● **DIRECTIONS**: One range is to be output from the listing below, exactly as written: the line with "- £8,700 annual" to the line with "Yusuf is enrolled", both kept.

------

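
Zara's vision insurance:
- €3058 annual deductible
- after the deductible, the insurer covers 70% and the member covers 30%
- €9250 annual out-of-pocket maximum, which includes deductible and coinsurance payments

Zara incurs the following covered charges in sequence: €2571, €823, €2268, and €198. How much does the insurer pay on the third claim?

€1587.60

Claim 1 — €2571: entire amount goes to the deductible. Member owes €2571 (running OOP €2571). Insurer: €2571 − €2571 = €0.
Claim 2 — €823: €487 to deductible, leaving €336; 30% of €336 = €100.80. Cost to member: €587.80. OOP to date €3158.80. Insurer: €823 − €587.80 = €235.20.
Claim 3 — €2268: deductible met; 30% of €2268 = €680.40. Cost to member: €680.40. OOP to date €3839.20. Plan pays €2268 − €680.40 = €1587.60.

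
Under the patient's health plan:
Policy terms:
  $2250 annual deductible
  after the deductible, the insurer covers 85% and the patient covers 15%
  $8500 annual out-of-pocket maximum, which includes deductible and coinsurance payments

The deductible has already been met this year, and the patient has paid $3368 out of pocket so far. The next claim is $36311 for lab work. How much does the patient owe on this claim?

With the deductible met, the entire $36311 is subject to coinsurance.
15% of $36311 = $5446.65 falls to the patient.
Adding $5446.65 to the $3368 already spent would give $8814.65, which exceeds the $8500 cap; the patient pays just $8500 − $3368 = $5132.

$5132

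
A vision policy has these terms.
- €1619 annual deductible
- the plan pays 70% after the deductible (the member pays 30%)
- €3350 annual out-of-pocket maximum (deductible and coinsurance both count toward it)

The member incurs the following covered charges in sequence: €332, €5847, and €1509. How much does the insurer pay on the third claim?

Claim 1 (€332): all of it applies to the deductible. Member owes €332 (running OOP €332). Plan pays €332 − €332 = €0.
Claim 2 (€5847): €1287 finishes the deductible; €4560 goes to coinsurance; member's 30% is €1368. Member pays €2655; OOP now €2987. Plan pays €5847 − €2655 = €3192.
Claim 3 (€1509): 30% coinsurance on €1509 = €452.70. That would push OOP to €3439.70, over the €3350 cap, so member pays €3350 − €2987 = €363. Plan pays €1509 − €363 = €1146.

€1146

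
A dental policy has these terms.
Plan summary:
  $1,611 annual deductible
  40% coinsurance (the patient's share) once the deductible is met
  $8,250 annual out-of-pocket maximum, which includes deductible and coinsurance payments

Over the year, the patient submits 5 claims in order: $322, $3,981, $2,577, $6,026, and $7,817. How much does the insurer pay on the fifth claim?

Bill 1, $322: fully absorbed by the deductible. Patient pays $322; OOP now $322. Plan pays $322 − $322 = $0.
Bill 2, $3,981: $1,289 finishes the deductible; $2,692 goes to coinsurance; 40% of $2,692 = $1,076.80. Cost to patient: $2,365.80. OOP to date $2,687.80. Plan pays $3,981 − $2,365.80 = $1,615.20.
Bill 3, $2,577: deductible met; 40% of $2,577 = $1,030.80. Patient owes $1,030.80 (running OOP $3,718.60). Insurer: $2,577 − $1,030.80 = $1,546.20.
Bill 4, $6,026: 40% coinsurance on $6,026 = $2,410.40. Cost to patient: $2,410.40. OOP to date $6,129. Plan pays $6,026 − $2,410.40 = $3,615.60.
Bill 5, $7,817: deductible already satisfied, so patient's share is 40% × $7,817 = $3,126.80. That would push OOP to $9,255.80, over the $8,250 cap, so patient pays $8,250 − $6,129 = $2,121. Plan pays $7,817 − $2,121 = $5,696.

$5,696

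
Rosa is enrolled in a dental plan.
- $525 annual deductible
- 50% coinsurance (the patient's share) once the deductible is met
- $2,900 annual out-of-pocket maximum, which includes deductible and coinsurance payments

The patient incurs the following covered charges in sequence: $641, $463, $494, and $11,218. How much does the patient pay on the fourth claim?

$1,838.50

Claim 1 ($641): $525 finishes the deductible; $116 goes to coinsurance; patient's 50% is $58. Patient owes $583 (running OOP $583).
Claim 2 ($463): 50% coinsurance on $463 = $231.50. Patient pays $231.50; OOP now $814.50.
Claim 3 ($494): 50% coinsurance on $494 = $247. Patient owes $247 (running OOP $1,061.50).
Claim 4 ($11,218): deductible met; 50% of $11,218 = $5,609. Adding that to $1,061.50 gives $6,670.50, past the $2,900 cap; patient pays only $2,900 − $1,061.50 = $1,838.50.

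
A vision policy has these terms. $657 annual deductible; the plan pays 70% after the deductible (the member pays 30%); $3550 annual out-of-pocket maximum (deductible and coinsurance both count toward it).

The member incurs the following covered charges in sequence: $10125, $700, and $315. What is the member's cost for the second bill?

Claim 1 ($10125): $657 finishes the deductible; $9468 goes to coinsurance; coinsurance $9468 × 30% = $2840.40. Member owes $3497.40 (running OOP $3497.40).
Claim 2 ($700): deductible met; 30% of $700 = $210. OOP would hit $3707.40 > $3550, so the cap limits the member to $3550 − $3497.40 = $52.60.

$52.60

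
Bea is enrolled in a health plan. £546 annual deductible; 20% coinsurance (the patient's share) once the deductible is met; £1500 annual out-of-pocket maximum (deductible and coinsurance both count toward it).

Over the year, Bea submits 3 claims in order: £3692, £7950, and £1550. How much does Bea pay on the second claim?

£324.80

Claim 1 (£3692): £546 to deductible, leaving £3146; 20% of £3146 = £629.20. Cost to patient: £1175.20. OOP to date £1175.20.
Claim 2 (£7950): 20% coinsurance on £7950 = £1590. OOP would hit £2765.20 > £1500, so the cap limits the patient to £1500 − £1175.20 = £324.80.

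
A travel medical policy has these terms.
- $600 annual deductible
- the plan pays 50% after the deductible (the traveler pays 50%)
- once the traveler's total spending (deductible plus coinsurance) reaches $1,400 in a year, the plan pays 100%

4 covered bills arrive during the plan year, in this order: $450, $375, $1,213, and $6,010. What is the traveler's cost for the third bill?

$606.50

Claim 1 — $450: fully absorbed by the deductible. Cost to traveler: $450. OOP to date $450.
Claim 2 — $375: deductible takes $150, $225 remains; traveler's 50% is $112.50. Traveler owes $262.50 (running OOP $712.50).
Claim 3 — $1,213: deductible already satisfied, so traveler's share is 50% × $1,213 = $606.50. Cost to traveler: $606.50. OOP to date $1,319.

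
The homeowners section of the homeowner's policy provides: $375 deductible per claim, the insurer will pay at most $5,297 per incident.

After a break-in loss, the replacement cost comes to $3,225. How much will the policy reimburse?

Subtract the deductible: $3,225 − $375 = $2,850.
That's under the $5,297 cap, so the insurer reimburses the full $2,850.

$2,850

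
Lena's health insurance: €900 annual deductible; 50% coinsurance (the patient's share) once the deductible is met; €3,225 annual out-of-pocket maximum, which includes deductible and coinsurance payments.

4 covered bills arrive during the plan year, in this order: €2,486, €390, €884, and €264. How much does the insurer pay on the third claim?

€442

Claim 1 — €2,486: €900 finishes the deductible; €1,586 goes to coinsurance; coinsurance €1,586 × 50% = €793. Patient pays €1,693; OOP now €1,693. Plan pays €2,486 − €1,693 = €793.
Claim 2 — €390: deductible met; 50% of €390 = €195. Patient owes €195 (running OOP €1,888). Plan pays €390 − €195 = €195.
Claim 3 — €884: deductible already satisfied, so patient's share is 50% × €884 = €442. Patient pays €442; OOP now €2,330. Insurer: €884 − €442 = €442.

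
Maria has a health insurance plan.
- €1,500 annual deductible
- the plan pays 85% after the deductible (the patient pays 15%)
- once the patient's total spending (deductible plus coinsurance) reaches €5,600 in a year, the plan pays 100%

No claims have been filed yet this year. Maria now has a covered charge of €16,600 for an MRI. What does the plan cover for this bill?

Nothing has been paid toward the €1,500 deductible, so the first €1,500 of this charge is applied there.
That leaves €16,600 − €1,500 = €15,100 for coinsurance.
Patient's 15% share of €15,100 is €2,265.
That puts the patient's cost at €1,500 + €2,265 = €3,765 before any cap.
Cumulative spending €0 + €3,765 = €3,765 stays under the €5,600 maximum.
The plan picks up €16,600 − €3,765 = €12,835.

€12,835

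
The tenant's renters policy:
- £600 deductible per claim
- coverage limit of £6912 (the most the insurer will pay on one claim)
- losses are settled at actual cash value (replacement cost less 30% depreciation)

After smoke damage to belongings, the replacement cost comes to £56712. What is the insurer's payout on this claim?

£6912

At 30% depreciation, ACV = £56712 − £17013.60 = £39698.40.
Subtract the deductible: £39698.40 − £600 = £39098.40.
£39098.40 exceeds the £6912 limit, so the insurer pays the limit: £6912.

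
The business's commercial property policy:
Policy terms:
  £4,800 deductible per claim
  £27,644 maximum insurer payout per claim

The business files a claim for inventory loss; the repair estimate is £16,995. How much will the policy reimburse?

After the deductible, £16,995 − £4,800 = £12,195 remains.
That's under the £27,644 cap, so the insurer reimburses the full £12,195.

£12,195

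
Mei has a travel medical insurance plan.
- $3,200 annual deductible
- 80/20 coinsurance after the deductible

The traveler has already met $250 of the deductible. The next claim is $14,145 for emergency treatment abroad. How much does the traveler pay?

$5,189

Remaining deductible: $3,200 − $250 = $2,950.
That leaves $14,145 − $2,950 = $11,195 for coinsurance.
Traveler's 20% share of $11,195 is $2,239.
Traveler responsibility: $2,950 + $2,239 = $5,189.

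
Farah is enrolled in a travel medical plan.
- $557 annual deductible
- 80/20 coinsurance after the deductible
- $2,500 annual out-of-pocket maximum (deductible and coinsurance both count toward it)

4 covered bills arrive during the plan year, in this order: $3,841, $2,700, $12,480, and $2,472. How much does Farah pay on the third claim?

$746.20

Claim 1 — $3,841: deductible takes $557, $3,284 remains; 20% of $3,284 = $656.80. Cost to traveler: $1,213.80. OOP to date $1,213.80.
Claim 2 — $2,700: deductible met; 20% of $2,700 = $540. Cost to traveler: $540. OOP to date $1,753.80.
Claim 3 — $12,480: deductible already satisfied, so traveler's share is 20% × $12,480 = $2,496. That would push OOP to $4,249.80, over the $2,500 cap, so traveler pays $2,500 − $1,753.80 = $746.20.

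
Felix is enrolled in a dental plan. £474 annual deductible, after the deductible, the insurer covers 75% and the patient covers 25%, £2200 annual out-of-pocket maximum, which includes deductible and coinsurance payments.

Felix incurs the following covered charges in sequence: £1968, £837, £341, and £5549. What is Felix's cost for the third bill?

£85.25

#1 (£1968): £474 to deductible, leaving £1494; patient's 25% is £373.50. Patient owes £847.50 (running OOP £847.50).
#2 (£837): deductible met; 25% of £837 = £209.25. Patient pays £209.25; OOP now £1056.75.
#3 (£341): 25% coinsurance on £341 = £85.25. Patient pays £85.25; OOP now £1142.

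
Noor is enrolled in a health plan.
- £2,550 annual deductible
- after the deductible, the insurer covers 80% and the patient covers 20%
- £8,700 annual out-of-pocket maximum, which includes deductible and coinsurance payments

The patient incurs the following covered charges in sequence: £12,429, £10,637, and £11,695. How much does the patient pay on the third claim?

£2,046.80

#1 (£12,429): £2,550 to deductible, leaving £9,879; patient's 20% is £1,975.80. Cost to patient: £4,525.80. OOP to date £4,525.80.
#2 (£10,637): 20% coinsurance on £10,637 = £2,127.40. Patient pays £2,127.40; OOP now £6,653.20.
#3 (£11,695): deductible already satisfied, so patient's share is 20% × £11,695 = £2,339. Adding that to £6,653.20 gives £8,992.20, past the £8,700 cap; patient pays only £8,700 − £6,653.20 = £2,046.80.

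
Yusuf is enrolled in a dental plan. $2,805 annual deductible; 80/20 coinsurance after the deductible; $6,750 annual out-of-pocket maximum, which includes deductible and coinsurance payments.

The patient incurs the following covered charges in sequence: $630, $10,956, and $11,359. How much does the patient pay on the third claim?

$2,188.80

Claim 1 ($630): fully absorbed by the deductible. Patient owes $630 (running OOP $630).
Claim 2 ($10,956): $2,175 to deductible, leaving $8,781; coinsurance $8,781 × 20% = $1,756.20. Patient owes $3,931.20 (running OOP $4,561.20).
Claim 3 ($11,359): deductible met; 20% of $11,359 = $2,271.80. That would push OOP to $6,833, over the $6,750 cap, so patient pays $6,750 − $4,561.20 = $2,188.80.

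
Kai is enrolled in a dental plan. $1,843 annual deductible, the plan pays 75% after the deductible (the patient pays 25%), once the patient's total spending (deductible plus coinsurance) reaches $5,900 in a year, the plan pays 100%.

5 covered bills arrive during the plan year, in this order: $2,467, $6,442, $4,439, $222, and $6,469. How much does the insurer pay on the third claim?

#1 ($2,467): $1,843 finishes the deductible; $624 goes to coinsurance; 25% of $624 = $156. Cost to patient: $1,999. OOP to date $1,999. Plan pays $2,467 − $1,999 = $468.
#2 ($6,442): deductible already satisfied, so patient's share is 25% × $6,442 = $1,610.50. Patient pays $1,610.50; OOP now $3,609.50. Insurer: $6,442 − $1,610.50 = $4,831.50.
#3 ($4,439): deductible met; 25% of $4,439 = $1,109.75. Patient pays $1,109.75; OOP now $4,719.25. Plan pays $4,439 − $1,109.75 = $3,329.25.

$3,329.25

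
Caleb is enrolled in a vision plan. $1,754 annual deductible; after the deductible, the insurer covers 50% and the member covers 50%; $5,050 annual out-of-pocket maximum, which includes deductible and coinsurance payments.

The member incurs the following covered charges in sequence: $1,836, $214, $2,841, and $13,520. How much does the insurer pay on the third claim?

$1,420.50

Claim 1 — $1,836: $1,754 to deductible, leaving $82; coinsurance $82 × 50% = $41. Member owes $1,795 (running OOP $1,795). Insurer: $1,836 − $1,795 = $41.
Claim 2 — $214: deductible already satisfied, so member's share is 50% × $214 = $107. Member owes $107 (running OOP $1,902). Plan pays $214 − $107 = $107.
Claim 3 — $2,841: deductible already satisfied, so member's share is 50% × $2,841 = $1,420.50. Member owes $1,420.50 (running OOP $3,322.50). Insurer: $2,841 − $1,420.50 = $1,420.50.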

------

● **YOUR RESPONSE**:
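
- £8,700 annual out-of-pocket maximum, which includes deductible and coinsurance payments

The patient incurs the following covered charges in sequence: £12,429, £10,637, and £11,695. How much does the patient pay on the third claim?

£2,046.80

#1 (£12,429): £2,550 to deductible, leaving £9,879; patient's 20% is £1,975.80. Cost to patient: £4,525.80. OOP to date £4,525.80.
#2 (£10,637): 20% coinsurance on £10,637 = £2,127.40. Patient pays £2,127.40; OOP now £6,653.20.
#3 (£11,695): deductible already satisfied, so patient's share is 20% × £11,695 = £2,339. Adding that to £6,653.20 gives £8,992.20, past the £8,700 cap; patient pays only £8,700 − £6,653.20 = £2,046.80.

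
Yusuf is enrolled in a dental plan. $2,805 annual deductible; 80/20 coinsurance after the deductible; $6,750 annual out-of-pocket maximum, which includes deductible and coinsurance payments.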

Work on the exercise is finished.